Task to complete -
Please quote exactly the lines below from the line containing "A 8 kg mass" to the line containing "A mass is dropped", both lines included, and nothing else.

──────────────────────────────

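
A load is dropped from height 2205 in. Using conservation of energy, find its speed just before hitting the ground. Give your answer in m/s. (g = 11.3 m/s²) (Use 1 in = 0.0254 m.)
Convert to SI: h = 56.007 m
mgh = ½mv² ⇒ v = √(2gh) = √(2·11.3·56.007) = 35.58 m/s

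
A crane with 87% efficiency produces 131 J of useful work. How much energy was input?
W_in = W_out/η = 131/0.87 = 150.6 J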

──────────────────────────────

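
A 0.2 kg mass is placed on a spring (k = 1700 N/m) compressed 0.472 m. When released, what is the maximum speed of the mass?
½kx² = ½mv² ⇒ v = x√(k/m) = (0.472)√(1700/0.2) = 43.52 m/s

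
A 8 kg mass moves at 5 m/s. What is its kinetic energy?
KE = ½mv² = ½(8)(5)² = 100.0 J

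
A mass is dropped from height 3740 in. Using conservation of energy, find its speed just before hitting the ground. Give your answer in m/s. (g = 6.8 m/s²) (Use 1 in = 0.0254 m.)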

──────────────────────────────

Your response -
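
A 8 kg mass moves at 5 m/s. What is its kinetic energy?
KE = ½mv² = ½(8)(5)² = 100.0 J

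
A mass is dropped from height 3740 in. Using conservation of energy, find its speed just before hitting the ground. Give your answer in m/s. (g = 6.8 m/s²) (Use 1 in = 0.0254 m.)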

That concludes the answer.